[Available data — start]

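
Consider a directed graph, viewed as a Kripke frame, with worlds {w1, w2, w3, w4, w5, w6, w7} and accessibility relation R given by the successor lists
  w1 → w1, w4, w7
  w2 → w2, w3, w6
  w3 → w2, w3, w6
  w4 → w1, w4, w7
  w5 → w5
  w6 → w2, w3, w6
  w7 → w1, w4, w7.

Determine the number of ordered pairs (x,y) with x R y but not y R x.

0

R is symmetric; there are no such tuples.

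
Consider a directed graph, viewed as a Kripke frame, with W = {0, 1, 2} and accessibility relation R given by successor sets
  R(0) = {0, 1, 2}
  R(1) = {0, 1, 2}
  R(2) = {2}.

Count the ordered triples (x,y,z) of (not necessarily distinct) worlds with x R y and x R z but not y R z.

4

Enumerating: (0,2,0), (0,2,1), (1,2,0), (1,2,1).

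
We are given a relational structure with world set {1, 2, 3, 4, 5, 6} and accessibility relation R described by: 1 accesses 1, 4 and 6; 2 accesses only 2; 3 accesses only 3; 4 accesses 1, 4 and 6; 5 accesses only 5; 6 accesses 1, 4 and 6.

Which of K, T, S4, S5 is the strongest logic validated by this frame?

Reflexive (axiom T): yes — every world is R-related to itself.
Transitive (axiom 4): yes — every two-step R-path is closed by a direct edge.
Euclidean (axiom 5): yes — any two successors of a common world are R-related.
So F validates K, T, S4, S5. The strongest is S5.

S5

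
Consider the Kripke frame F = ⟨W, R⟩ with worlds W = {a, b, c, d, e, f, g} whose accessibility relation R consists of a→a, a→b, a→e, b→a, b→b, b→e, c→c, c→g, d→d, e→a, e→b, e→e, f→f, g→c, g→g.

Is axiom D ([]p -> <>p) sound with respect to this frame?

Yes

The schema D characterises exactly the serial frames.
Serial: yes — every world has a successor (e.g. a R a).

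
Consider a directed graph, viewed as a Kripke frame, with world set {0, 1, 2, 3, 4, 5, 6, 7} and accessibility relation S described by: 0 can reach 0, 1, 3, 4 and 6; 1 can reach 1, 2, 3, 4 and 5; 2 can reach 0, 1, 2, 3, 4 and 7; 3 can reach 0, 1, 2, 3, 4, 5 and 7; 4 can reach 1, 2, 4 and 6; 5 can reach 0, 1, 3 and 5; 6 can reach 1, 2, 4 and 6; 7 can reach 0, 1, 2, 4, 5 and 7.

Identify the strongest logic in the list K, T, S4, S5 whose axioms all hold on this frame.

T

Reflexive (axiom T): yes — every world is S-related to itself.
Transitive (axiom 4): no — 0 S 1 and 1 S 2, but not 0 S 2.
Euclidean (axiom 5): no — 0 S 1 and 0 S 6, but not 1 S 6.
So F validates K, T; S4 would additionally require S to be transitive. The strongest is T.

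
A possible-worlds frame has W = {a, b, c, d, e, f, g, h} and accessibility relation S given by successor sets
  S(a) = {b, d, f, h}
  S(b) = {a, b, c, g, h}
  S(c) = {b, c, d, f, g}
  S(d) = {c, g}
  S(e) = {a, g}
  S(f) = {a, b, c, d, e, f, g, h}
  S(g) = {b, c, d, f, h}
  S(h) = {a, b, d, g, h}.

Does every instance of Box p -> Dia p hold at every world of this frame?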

[Available data — finish]

(Task item): Copy out each record exactly as given, omitting none.

(Result for this exercise):
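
Consider a directed graph, viewed as a Kripke frame, with worlds {w1, w2, w3, w4, w5, w6, w7} and accessibility relation R given by the successor lists
  w1 → w1, w4, w7
  w2 → w2, w3, w6
  w3 → w2, w3, w6
  w4 → w1, w4, w7
  w5 → w5
  w6 → w2, w3, w6
  w7 → w1, w4, w7.

Determine the number of ordered pairs (x,y) with x R y but not y R x.

0

R is symmetric; there are no such tuples.

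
Consider a directed graph, viewed as a Kripke frame, with W = {0, 1, 2} and accessibility relation R given by successor sets
  R(0) = {0, 1, 2}
  R(1) = {0, 1, 2}
  R(2) = {2}.

Count the ordered triples (x,y,z) of (not necessarily distinct) worlds with x R y and x R z but not y R z.

4

Enumerating: (0,2,0), (0,2,1), (1,2,0), (1,2,1).

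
We are given a relational structure with world set {1, 2, 3, 4, 5, 6} and accessibility relation R described by: 1 accesses 1, 4 and 6; 2 accesses only 2; 3 accesses only 3; 4 accesses 1, 4 and 6; 5 accesses only 5; 6 accesses 1, 4 and 6.

Which of K, T, S4, S5 is the strongest logic validated by this frame?

Reflexive (axiom T): yes — every world is R-related to itself.
Transitive (axiom 4): yes — every two-step R-path is closed by a direct edge.
Euclidean (axiom 5): yes — any two successors of a common world are R-related.
So F validates K, T, S4, S5. The strongest is S5.

S5

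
Consider the Kripke frame F = ⟨W, R⟩ with worlds W = {a, b, c, d, e, f, g} whose accessibility relation R consists of a→a, a→b, a→e, b→a, b→b, b→e, c→c, c→g, d→d, e→a, e→b, e→e, f→f, g→c, g→g.

Is axiom D ([]p -> <>p) sound with respect to this frame?

Yes

The schema D characterises exactly the serial frames.
Serial: yes — every world has a successor (e.g. a R a).

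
Consider a directed graph, viewed as a Kripke frame, with world set {0, 1, 2, 3, 4, 5, 6, 7} and accessibility relation S described by: 0 can reach 0, 1, 3, 4 and 6; 1 can reach 1, 2, 3, 4 and 5; 2 can reach 0, 1, 2, 3, 4 and 7; 3 can reach 0, 1, 2, 3, 4, 5 and 7; 4 can reach 1, 2, 4 and 6; 5 can reach 0, 1, 3 and 5; 6 can reach 1, 2, 4 and 6; 7 can reach 0, 1, 2, 4, 5 and 7.

Identify the strongest logic in the list K, T, S4, S5 whose axioms all hold on this frame.

T

Reflexive (axiom T): yes — every world is S-related to itself.
Transitive (axiom 4): no — 0 S 1 and 1 S 2, but not 0 S 2.
Euclidean (axiom 5): no — 0 S 1 and 0 S 6, but not 1 S 6.
So F validates K, T; S4 would additionally require S to be transitive. The strongest is T.

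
A possible-worlds frame has W = {a, b, c, d, e, f, g, h} and accessibility relation S given by successor sets
  S(a) = {b, d, f, h}
  S(b) = {a, b, c, g, h}
  S(c) = {b, c, d, f, g}
  S(d) = {c, g}
  S(e) = {a, g}
  S(f) = {a, b, c, d, e, f, g, h}
  S(g) = {b, c, d, f, h}
  S(h) = {a, b, d, g, h}.

Does every instance of Box p -> Dia p hold at every world of this frame?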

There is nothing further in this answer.